BRIEF>
Go over the listing below line by line, and return each one holding the string "Thriller".

RECORDS SHOWN>
☆ ☆ ☆ ☆ ☆ ☆ ☆
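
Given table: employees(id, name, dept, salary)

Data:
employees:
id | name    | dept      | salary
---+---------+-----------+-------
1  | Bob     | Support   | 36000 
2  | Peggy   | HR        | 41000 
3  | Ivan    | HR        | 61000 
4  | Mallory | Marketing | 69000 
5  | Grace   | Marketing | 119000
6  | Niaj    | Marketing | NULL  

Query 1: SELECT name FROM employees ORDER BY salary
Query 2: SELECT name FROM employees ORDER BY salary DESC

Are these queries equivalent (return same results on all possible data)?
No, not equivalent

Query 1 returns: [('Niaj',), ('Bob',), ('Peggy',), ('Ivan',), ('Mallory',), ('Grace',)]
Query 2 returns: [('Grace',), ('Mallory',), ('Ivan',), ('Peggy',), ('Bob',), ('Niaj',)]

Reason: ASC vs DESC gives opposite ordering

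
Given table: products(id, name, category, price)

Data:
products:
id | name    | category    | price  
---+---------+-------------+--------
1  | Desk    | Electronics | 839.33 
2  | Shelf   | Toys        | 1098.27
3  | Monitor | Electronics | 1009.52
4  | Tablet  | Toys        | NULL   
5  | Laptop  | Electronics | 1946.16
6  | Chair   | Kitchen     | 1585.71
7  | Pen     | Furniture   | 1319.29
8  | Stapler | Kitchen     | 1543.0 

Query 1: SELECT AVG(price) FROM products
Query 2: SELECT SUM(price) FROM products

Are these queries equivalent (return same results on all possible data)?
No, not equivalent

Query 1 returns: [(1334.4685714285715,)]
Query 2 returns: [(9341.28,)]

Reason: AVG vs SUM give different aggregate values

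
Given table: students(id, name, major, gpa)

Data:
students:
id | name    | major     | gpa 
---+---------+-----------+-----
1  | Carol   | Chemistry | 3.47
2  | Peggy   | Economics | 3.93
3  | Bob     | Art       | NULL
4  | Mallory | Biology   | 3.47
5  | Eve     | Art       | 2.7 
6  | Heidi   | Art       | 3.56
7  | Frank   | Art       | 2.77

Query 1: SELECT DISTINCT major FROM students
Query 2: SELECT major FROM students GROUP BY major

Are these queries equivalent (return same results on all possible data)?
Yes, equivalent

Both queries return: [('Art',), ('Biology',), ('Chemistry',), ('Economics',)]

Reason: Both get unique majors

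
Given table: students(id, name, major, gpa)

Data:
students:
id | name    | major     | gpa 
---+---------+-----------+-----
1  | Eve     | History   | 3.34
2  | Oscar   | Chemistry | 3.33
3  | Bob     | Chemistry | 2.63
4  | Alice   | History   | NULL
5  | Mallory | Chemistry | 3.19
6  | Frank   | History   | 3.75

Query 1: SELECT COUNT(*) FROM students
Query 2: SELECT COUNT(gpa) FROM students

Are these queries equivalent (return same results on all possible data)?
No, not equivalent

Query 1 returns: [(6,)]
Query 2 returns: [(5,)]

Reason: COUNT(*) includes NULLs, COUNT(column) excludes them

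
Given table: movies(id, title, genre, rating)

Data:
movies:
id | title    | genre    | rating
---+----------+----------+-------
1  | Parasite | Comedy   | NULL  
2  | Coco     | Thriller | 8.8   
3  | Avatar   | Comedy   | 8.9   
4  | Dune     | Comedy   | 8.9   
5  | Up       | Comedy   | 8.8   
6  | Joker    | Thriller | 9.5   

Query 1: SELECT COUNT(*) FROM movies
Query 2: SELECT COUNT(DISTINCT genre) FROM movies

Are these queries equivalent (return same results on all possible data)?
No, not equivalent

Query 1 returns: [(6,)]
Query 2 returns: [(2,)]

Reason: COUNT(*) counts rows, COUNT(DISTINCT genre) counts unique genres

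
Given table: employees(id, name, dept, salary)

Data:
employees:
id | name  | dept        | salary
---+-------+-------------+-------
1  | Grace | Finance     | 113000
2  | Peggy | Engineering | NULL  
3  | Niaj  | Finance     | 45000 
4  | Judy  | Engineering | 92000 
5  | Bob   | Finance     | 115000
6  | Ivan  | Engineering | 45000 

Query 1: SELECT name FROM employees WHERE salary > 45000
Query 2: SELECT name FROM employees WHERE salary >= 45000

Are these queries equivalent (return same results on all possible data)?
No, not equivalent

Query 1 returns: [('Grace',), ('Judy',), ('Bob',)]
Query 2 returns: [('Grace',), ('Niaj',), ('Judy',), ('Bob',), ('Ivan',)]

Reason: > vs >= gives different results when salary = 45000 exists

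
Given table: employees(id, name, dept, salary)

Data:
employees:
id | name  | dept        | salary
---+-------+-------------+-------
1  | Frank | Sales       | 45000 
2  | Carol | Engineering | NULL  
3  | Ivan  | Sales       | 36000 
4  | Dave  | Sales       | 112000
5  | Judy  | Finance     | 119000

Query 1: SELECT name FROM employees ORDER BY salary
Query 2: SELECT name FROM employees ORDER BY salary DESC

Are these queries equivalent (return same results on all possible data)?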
☆ ☆ ☆ ☆ ☆ ☆ ☆
EXERCISE RESPONSE>
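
2  | Coco     | Thriller | 8.8   
6  | Joker    | Thriller | 9.5   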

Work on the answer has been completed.